» **INSTRUCTIONS FOR THE TASK**: When copying the data, keep every line exactly the same.
[[ INPUT FOR THIS TASK, beginning ]]
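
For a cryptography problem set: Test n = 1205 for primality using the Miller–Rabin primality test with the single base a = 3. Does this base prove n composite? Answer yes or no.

n − 1 = 1204 = 2^2 · 301, so s = 2 and d = 301.
Repeated squaring mod 1205: 3^1 ≡ 3, 3^2 ≡ 9, 3^4 ≡ 81, 3^8 ≡ 536, 3^16 ≡ 506, 3^32 ≡ 576, 3^64 ≡ 401, 3^128 ≡ 536, 3^256 ≡ 506.
301 = 256 + 32 + 8 + 4 + 1, so 3^301 ≡ 506·576·536·81·3 ≡ 238 (mod 1205).
x_0 = 3^301 mod 1205 = 238.
x_0 is neither 1 nor 1204, so continue squaring.
x_1 = 238^2 mod 1205 = 9.
Reached i = s−1 = 1 without hitting −1: 3 is a Miller–Rabin witness and 1205 is composite.

yes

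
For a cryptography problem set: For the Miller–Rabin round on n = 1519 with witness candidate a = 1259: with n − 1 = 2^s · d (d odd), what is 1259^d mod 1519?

n − 1 = 1518 = 2^1 · 759, so s = 1 and d = 759.
1259^759 mod 1519 = 202.

202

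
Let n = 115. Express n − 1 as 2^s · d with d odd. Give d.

57

Halving: 114 → 57; 57 is odd.
So 114 = 2^1 · 57.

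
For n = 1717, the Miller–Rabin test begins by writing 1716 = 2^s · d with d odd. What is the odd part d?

Halving: 1716 → 858 → 429; 429 is odd.
So 1716 = 2^2 · 429.

429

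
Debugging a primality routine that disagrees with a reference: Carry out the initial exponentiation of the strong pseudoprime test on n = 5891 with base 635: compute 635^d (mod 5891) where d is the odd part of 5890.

5694

n − 1 = 5890 = 2^1 · 2945, so s = 1 and d = 2945.
635^2945 mod 5891 = 5694.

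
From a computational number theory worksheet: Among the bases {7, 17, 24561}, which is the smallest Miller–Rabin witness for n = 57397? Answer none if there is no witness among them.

n − 1 = 57396 = 2^2 · 14349, so s = 2 and d = 14349.
Base 7: x_0 = 7^14349 mod 57397 = 1. x_0 = 1, so 7 is not a witness.
Base 17: x_0 = 17^14349 mod 57397 = 31168. x_0 is neither 1 nor 57396, so continue squaring. x_1 = 31168^2 mod 57397 = 57396. x_1 ≡ −1, so 17 is not a witness.
Base 24561: x_0 = 24561^14349 mod 57397 = 1. x_0 = 1, so 24561 is not a witness.
No listed base is a witness for 57397.

none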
[[ INPUT FOR THIS TASK, end ]]
» **WRITTEN RESPONSE**:
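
For a cryptography problem set: Test n = 1205 for primality using the Miller–Rabin primality test with the single base a = 3. Does this base prove n composite? Answer yes or no.

n − 1 = 1204 = 2^2 · 301, so s = 2 and d = 301.
Repeated squaring mod 1205: 3^1 ≡ 3, 3^2 ≡ 9, 3^4 ≡ 81, 3^8 ≡ 536, 3^16 ≡ 506, 3^32 ≡ 576, 3^64 ≡ 401, 3^128 ≡ 536, 3^256 ≡ 506.
301 = 256 + 32 + 8 + 4 + 1, so 3^301 ≡ 506·576·536·81·3 ≡ 238 (mod 1205).
x_0 = 3^301 mod 1205 = 238.
x_0 is neither 1 nor 1204, so continue squaring.
x_1 = 238^2 mod 1205 = 9.
Reached i = s−1 = 1 without hitting −1: 3 is a Miller–Rabin witness and 1205 is composite.

yes

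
For a cryptography problem set: For the Miller–Rabin round on n = 1519 with witness candidate a = 1259: with n − 1 = 2^s · d (d odd), what is 1259^d mod 1519?

n − 1 = 1518 = 2^1 · 759, so s = 1 and d = 759.
1259^759 mod 1519 = 202.

202

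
Let n = 115. Express n − 1 as 2^s · d with d odd. Give d.

57

Halving: 114 → 57; 57 is odd.
So 114 = 2^1 · 57.

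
For n = 1717, the Miller–Rabin test begins by writing 1716 = 2^s · d with d odd. What is the odd part d?

Halving: 1716 → 858 → 429; 429 is odd.
So 1716 = 2^2 · 429.

429

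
Debugging a primality routine that disagrees with a reference: Carry out the initial exponentiation of the strong pseudoprime test on n = 5891 with base 635: compute 635^d (mod 5891) where d is the odd part of 5890.

5694

n − 1 = 5890 = 2^1 · 2945, so s = 1 and d = 2945.
635^2945 mod 5891 = 5694.

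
From a computational number theory worksheet: Among the bases {7, 17, 24561}, which is the smallest Miller–Rabin witness for n = 57397? Answer none if there is no witness among them.

n − 1 = 57396 = 2^2 · 14349, so s = 2 and d = 14349.
Base 7: x_0 = 7^14349 mod 57397 = 1. x_0 = 1, so 7 is not a witness.
Base 17: x_0 = 17^14349 mod 57397 = 31168. x_0 is neither 1 nor 57396, so continue squaring. x_1 = 31168^2 mod 57397 = 57396. x_1 ≡ −1, so 17 is not a witness.
Base 24561: x_0 = 24561^14349 mod 57397 = 1. x_0 = 1, so 24561 is not a witness.
No listed base is a witness for 57397.

none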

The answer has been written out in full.